What to do.
Below are records; copy every line in them that holds the word "visit".

Records from a dataset:
BEGIN
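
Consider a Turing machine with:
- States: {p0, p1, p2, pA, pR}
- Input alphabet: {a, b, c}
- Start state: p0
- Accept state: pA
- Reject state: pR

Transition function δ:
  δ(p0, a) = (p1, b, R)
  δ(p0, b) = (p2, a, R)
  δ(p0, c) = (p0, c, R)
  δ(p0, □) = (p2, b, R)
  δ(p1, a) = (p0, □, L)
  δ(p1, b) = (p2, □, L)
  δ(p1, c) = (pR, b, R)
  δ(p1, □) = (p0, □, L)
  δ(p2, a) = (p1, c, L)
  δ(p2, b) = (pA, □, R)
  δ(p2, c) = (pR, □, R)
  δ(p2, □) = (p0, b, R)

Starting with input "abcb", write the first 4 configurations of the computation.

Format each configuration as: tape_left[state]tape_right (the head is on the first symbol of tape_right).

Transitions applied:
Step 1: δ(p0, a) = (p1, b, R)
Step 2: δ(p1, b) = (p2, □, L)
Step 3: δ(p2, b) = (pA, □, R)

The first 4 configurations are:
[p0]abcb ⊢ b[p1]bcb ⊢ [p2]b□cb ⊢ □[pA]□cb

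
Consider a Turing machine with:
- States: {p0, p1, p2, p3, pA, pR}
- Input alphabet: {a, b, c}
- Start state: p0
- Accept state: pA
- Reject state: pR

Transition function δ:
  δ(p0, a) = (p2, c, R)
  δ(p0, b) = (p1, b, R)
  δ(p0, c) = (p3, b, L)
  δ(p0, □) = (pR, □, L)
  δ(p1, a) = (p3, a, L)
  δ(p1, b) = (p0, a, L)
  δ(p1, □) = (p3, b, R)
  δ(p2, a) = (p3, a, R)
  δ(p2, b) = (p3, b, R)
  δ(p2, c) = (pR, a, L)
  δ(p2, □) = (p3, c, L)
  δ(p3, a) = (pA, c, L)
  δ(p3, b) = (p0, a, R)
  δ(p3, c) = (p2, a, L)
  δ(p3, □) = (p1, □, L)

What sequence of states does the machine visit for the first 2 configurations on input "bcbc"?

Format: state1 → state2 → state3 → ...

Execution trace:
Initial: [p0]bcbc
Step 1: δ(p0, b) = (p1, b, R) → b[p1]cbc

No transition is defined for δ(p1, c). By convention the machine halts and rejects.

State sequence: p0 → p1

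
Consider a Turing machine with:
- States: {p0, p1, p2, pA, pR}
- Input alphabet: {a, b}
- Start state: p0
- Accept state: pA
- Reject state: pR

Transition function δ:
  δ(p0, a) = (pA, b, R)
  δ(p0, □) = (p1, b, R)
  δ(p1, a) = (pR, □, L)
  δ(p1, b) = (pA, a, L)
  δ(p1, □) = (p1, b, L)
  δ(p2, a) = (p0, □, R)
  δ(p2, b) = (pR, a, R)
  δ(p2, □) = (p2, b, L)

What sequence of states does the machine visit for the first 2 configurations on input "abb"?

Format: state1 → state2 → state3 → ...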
END
Answer box.
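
What sequence of states does the machine visit for the first 2 configurations on input "bcbc"?
What sequence of states does the machine visit for the first 2 configurations on input "abb"?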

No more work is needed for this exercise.